_Information given_
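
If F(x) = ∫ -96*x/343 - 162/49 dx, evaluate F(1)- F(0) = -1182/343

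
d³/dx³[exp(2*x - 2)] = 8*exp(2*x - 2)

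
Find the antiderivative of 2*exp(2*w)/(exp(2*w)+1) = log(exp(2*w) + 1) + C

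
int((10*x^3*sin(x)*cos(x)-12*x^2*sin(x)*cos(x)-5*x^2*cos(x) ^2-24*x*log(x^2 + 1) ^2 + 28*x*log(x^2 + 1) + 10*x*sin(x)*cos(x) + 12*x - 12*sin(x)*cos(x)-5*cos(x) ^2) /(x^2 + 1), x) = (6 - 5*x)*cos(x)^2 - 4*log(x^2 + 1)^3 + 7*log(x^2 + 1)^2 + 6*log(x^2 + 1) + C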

==

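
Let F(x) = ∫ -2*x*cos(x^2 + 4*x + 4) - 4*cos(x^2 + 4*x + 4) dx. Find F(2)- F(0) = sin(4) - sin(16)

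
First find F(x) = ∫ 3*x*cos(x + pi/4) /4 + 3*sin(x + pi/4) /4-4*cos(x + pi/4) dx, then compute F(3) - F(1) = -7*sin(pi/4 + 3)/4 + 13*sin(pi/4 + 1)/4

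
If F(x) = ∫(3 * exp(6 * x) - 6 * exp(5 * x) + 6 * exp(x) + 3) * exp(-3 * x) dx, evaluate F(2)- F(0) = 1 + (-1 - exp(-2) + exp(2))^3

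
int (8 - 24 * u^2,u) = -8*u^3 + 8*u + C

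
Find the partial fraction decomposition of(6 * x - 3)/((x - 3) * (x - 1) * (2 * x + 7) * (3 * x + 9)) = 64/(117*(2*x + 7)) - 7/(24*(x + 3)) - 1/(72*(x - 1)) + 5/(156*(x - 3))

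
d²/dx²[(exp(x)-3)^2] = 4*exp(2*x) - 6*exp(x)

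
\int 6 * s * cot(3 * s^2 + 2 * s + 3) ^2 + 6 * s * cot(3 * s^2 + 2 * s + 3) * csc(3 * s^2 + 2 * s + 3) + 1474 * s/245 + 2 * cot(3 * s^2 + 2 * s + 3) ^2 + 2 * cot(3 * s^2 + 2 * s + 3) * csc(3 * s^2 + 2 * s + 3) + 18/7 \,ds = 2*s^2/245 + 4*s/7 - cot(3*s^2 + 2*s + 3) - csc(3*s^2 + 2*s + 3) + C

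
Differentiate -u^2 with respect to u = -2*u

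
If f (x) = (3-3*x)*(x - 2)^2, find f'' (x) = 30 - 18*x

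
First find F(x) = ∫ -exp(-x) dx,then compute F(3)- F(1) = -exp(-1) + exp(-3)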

_Exercise aim_
Line count for the string "then": state how many lines in the data contain it, and output nothing else.

_Answer for the task_
2